Exercise description » Transcribe the listing below only from the line with "idx 30: 0x1F007" up to and including the line with "0x3C1BA84 (user mode)".

Input material »
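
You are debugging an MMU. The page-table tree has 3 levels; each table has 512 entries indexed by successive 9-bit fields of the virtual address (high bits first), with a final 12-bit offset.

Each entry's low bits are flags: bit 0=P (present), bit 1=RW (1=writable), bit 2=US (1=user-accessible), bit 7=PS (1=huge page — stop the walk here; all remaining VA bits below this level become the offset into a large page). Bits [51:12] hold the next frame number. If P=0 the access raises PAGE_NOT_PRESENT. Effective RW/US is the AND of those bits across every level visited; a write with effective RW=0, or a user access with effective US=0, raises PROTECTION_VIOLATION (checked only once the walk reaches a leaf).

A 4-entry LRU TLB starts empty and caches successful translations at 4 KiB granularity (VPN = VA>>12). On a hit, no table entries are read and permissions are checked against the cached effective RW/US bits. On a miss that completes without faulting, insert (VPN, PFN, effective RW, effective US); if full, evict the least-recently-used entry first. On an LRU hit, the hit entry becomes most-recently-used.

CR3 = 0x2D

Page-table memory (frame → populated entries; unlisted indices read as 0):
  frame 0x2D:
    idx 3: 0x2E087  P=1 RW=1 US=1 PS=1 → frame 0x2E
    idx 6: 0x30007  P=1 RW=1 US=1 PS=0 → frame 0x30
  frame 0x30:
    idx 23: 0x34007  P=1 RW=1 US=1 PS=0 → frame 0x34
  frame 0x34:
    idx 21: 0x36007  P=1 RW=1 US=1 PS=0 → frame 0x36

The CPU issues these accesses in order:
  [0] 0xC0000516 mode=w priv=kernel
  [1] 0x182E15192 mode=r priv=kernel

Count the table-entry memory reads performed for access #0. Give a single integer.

Trace:
#0 VA=0xC0000516 (w,kernel):
  L0 @0x2D[3] → 0x2E087  P=1,RW=1,US=1,PS=1
  → PA=0x2E516 (huge @L0)  (1 entries read)
#1 VA=0x182E15192 (r,kernel):
  L0 @0x2D[6] → 0x30007  P=1,RW=1,US=1,PS=0
  L1 @0x30[23] → 0x34007  P=1,RW=1,US=1,PS=0
  L2 @0x34[21] → 0x36007  P=1,RW=1,US=1,PS=0
  → PA=0x36192  (3 entries read)

Entries read for #0: 1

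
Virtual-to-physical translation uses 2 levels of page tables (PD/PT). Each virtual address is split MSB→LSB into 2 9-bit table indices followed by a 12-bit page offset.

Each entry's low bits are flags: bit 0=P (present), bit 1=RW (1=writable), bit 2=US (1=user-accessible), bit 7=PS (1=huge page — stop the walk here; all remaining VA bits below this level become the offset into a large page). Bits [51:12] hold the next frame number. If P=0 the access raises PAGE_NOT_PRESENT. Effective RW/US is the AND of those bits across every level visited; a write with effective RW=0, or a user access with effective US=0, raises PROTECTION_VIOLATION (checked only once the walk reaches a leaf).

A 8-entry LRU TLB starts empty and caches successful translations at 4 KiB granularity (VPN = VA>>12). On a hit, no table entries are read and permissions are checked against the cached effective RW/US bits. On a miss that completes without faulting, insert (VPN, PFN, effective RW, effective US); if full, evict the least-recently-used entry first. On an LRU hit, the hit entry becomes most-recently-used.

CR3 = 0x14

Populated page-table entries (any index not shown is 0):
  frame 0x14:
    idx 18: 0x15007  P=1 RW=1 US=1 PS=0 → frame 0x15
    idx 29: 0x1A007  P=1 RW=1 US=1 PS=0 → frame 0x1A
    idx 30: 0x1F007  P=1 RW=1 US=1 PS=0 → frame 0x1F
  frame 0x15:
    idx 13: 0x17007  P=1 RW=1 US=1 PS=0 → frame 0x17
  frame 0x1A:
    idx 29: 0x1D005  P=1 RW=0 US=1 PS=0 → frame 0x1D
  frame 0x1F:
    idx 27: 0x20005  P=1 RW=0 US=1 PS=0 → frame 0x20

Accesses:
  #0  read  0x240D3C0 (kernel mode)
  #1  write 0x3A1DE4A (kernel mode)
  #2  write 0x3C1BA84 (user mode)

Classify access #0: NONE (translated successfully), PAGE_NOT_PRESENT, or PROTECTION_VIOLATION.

Per-access translation:
#0 VA=0x240D3C0 (r,kernel):
  L0 @0x14[18] → 0x15007  P=1,RW=1,US=1,PS=0
  L1 @0x15[13] → 0x17007  P=1,RW=1,US=1,PS=0
  ⇒ phys 0x173C0  [2 reads]
#1 VA=0x3A1DE4A (w,kernel):
  L0 @0x14[29] → 0x1A007  P=1,RW=1,US=1,PS=0
  L1 @0x1A[29] → 0x1D005  P=1,RW=0,US=1,PS=0
  ⇒ fault: PROTECTION_VIOLATION  — 2 lookups
#2 VA=0x3C1BA84 (w,user):
  L0 @0x14[30] → 0x1F007  P=1,RW=1,US=1,PS=0
  L1 @0x1F[27] → 0x20005  P=1,RW=0,US=1,PS=0
  ⇒ fault: PROTECTION_VIOLATION  — 2 lookups

Access #0 fault: NONE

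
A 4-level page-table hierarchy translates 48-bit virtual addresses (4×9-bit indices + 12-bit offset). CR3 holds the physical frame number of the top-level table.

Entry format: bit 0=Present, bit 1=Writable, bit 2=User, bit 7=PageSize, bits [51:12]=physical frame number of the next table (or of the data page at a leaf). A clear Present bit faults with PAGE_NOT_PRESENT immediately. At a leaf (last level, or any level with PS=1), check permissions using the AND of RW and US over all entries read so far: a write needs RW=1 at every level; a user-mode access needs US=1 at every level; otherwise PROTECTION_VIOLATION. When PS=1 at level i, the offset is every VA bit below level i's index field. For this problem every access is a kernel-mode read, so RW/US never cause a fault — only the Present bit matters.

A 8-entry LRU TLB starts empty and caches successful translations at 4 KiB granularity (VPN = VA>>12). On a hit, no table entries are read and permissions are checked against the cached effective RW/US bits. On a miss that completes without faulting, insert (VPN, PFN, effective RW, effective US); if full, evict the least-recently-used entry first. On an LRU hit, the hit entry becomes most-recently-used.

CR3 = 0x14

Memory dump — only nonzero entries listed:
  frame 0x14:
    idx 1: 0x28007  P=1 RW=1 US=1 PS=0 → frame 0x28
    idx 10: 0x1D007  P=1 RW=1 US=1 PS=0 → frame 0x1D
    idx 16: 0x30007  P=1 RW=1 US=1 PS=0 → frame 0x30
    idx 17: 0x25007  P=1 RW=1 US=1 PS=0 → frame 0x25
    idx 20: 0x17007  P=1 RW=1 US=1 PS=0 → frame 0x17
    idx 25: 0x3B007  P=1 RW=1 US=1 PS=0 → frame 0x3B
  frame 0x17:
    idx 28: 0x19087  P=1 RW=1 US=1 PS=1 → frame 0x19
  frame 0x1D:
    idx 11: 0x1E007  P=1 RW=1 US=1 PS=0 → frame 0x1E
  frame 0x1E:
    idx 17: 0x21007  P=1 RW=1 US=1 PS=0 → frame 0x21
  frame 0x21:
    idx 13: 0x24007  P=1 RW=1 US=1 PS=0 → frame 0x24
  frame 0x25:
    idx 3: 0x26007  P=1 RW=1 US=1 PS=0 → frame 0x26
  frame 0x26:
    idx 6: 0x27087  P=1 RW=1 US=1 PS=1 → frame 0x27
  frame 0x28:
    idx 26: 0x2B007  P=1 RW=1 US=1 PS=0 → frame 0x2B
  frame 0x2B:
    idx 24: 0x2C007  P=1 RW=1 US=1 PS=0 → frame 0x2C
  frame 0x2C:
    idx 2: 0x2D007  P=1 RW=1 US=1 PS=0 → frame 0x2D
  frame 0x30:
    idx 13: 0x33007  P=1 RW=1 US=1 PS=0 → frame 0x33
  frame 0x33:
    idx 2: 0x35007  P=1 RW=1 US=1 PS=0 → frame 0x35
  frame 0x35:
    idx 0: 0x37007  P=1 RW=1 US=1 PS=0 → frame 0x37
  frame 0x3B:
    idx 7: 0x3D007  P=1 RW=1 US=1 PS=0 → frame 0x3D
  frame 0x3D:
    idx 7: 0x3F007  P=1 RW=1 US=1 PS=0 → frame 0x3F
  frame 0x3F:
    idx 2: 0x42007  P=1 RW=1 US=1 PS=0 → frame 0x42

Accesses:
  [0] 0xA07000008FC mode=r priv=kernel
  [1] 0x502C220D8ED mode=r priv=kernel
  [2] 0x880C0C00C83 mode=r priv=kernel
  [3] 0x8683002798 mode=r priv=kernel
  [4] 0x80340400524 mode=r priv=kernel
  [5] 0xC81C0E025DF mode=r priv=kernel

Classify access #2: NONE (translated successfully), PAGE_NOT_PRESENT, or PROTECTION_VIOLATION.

Per-access translation:
#0 VA=0xA07000008FC (r,kernel):
  [0] read 0x14 idx=20: raw=0x17007 flags P=1 W=1 U=1 S=0
  [1] read 0x17 idx=28: raw=0x19087 flags P=1 W=1 U=1 S=1
  ✓ 0x198FC (huge @L1)  — 2 lookups
#1 VA=0x502C220D8ED (r,kernel):
  [0] read 0x14 idx=10: raw=0x1D007 flags P=1 W=1 U=1 S=0
  [1] read 0x1D idx=11: raw=0x1E007 flags P=1 W=1 U=1 S=0
  [2] read 0x1E idx=17: raw=0x21007 flags P=1 W=1 U=1 S=0
  [3] read 0x21 idx=13: raw=0x24007 flags P=1 W=1 U=1 S=0
  ✓ 0x248ED  — 4 lookups
#2 VA=0x880C0C00C83 (r,kernel):
  [0] read 0x14 idx=17: raw=0x25007 flags P=1 W=1 U=1 S=0
  [1] read 0x25 idx=3: raw=0x26007 flags P=1 W=1 U=1 S=0
  [2] read 0x26 idx=6: raw=0x27087 flags P=1 W=1 U=1 S=1
  ✓ 0x27C83 (huge @L2)  — 3 lookups
#3 VA=0x8683002798 (r,kernel):
  [0] read 0x14 idx=1: raw=0x28007 flags P=1 W=1 U=1 S=0
  [1] read 0x28 idx=26: raw=0x2B007 flags P=1 W=1 U=1 S=0
  [2] read 0x2B idx=24: raw=0x2C007 flags P=1 W=1 U=1 S=0
  [3] read 0x2C idx=2: raw=0x2D007 flags P=1 W=1 U=1 S=0
  ✓ 0x2D798  — 4 lookups
#4 VA=0x80340400524 (r,kernel):
  [0] read 0x14 idx=16: raw=0x30007 flags P=1 W=1 U=1 S=0
  [1] read 0x30 idx=13: raw=0x33007 flags P=1 W=1 U=1 S=0
  [2] read 0x33 idx=2: raw=0x35007 flags P=1 W=1 U=1 S=0
  [3] read 0x35 idx=0: raw=0x37007 flags P=1 W=1 U=1 S=0
  ✓ 0x37524  — 4 lookups
#5 VA=0xC81C0E025DF (r,kernel):
  [0] read 0x14 idx=25: raw=0x3B007 flags P=1 W=1 U=1 S=0
  [1] read 0x3B idx=7: raw=0x3D007 flags P=1 W=1 U=1 S=0
  [2] read 0x3D idx=7: raw=0x3F007 flags P=1 W=1 U=1 S=0
  [3] read 0x3F idx=2: raw=0x42007 flags P=1 W=1 U=1 S=0
  ✓ 0x425DF  — 4 lookups

Access #2 fault: NONE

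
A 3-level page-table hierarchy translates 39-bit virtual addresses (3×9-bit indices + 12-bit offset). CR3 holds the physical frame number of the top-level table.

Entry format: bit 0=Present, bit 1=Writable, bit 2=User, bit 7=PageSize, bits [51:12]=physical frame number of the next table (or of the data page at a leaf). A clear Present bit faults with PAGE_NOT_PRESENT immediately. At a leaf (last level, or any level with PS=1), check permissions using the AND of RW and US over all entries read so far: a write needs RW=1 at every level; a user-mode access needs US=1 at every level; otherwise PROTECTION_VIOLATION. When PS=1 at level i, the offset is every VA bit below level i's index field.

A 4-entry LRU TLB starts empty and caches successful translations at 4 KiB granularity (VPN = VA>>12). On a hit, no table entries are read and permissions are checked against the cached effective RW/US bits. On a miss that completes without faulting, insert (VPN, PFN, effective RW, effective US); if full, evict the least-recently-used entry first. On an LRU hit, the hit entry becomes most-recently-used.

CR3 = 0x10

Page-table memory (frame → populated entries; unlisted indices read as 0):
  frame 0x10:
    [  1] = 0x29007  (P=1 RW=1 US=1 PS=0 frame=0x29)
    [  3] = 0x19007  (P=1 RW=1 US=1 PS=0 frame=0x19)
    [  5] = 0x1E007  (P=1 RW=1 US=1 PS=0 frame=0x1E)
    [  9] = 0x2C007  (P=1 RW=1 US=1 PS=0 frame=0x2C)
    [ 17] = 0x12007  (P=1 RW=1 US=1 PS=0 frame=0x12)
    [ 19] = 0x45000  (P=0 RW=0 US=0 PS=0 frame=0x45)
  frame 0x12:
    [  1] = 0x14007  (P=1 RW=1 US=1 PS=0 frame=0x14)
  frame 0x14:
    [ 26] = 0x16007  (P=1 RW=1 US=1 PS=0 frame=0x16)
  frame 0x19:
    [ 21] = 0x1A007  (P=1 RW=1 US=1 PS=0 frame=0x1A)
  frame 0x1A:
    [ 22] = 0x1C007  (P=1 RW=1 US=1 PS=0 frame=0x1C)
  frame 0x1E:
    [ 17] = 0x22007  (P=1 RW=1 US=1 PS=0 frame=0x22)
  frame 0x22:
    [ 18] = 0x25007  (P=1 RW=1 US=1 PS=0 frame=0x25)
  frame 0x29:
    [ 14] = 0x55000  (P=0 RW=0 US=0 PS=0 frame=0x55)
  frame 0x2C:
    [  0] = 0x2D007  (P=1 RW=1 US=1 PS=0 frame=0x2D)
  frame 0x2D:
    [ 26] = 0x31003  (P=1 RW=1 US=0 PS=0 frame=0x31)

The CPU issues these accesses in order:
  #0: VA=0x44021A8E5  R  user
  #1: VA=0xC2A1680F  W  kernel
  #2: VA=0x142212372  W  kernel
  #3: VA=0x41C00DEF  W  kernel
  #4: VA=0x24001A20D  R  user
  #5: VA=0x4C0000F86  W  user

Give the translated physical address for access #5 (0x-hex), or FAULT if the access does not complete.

Trace:
#0 VA=0x44021A8E5 (r,user):
  lvl0: tbl 0x10, slot 17 ⇒ 0x12007 (P1/RW1/US1/PS0)
  lvl1: tbl 0x12, slot 1 ⇒ 0x14007 (P1/RW1/US1/PS0)
  lvl2: tbl 0x14, slot 26 ⇒ 0x16007 (P1/RW1/US1/PS0)
  → PA=0x168E5  (3 entries read)
#1 VA=0xC2A1680F (w,kernel):
  lvl0: tbl 0x10, slot 3 ⇒ 0x19007 (P1/RW1/US1/PS0)
  lvl1: tbl 0x19, slot 21 ⇒ 0x1A007 (P1/RW1/US1/PS0)
  lvl2: tbl 0x1A, slot 22 ⇒ 0x1C007 (P1/RW1/US1/PS0)
  → PA=0x1C80F  (3 entries read)
#2 VA=0x142212372 (w,kernel):
  lvl0: tbl 0x10, slot 5 ⇒ 0x1E007 (P1/RW1/US1/PS0)
  lvl1: tbl 0x1E, slot 17 ⇒ 0x22007 (P1/RW1/US1/PS0)
  lvl2: tbl 0x22, slot 18 ⇒ 0x25007 (P1/RW1/US1/PS0)
  → PA=0x25372  (3 entries read)
#3 VA=0x41C00DEF (w,kernel):
  lvl0: tbl 0x10, slot 1 ⇒ 0x29007 (P1/RW1/US1/PS0)
  lvl1: tbl 0x29, slot 14 ⇒ 0x55000 (P0/RW0/US0/PS0)
  → PAGE_NOT_PRESENT  (2 entries read)
#4 VA=0x24001A20D (r,user):
  lvl0: tbl 0x10, slot 9 ⇒ 0x2C007 (P1/RW1/US1/PS0)
  lvl1: tbl 0x2C, slot 0 ⇒ 0x2D007 (P1/RW1/US1/PS0)
  lvl2: tbl 0x2D, slot 26 ⇒ 0x31003 (P1/RW1/US0/PS0)
  → PROTECTION_VIOLATION  (3 entries read)
#5 VA=0x4C0000F86 (w,user):
  lvl0: tbl 0x10, slot 19 ⇒ 0x45000 (P0/RW0/US0/PS0)
  → PAGE_NOT_PRESENT  (1 entries read)

Access #5 PA: FAULT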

Task response »
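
    idx 30: 0x1F007  P=1 RW=1 US=1 PS=0 → frame 0x1F
  frame 0x15:
    idx 13: 0x17007  P=1 RW=1 US=1 PS=0 → frame 0x17
  frame 0x1A:
    idx 29: 0x1D005  P=1 RW=0 US=1 PS=0 → frame 0x1D
  frame 0x1F:
    idx 27: 0x20005  P=1 RW=0 US=1 PS=0 → frame 0x20

Accesses:
  #0  read  0x240D3C0 (kernel mode)
  #1  write 0x3A1DE4A (kernel mode)
  #2  write 0x3C1BA84 (user mode)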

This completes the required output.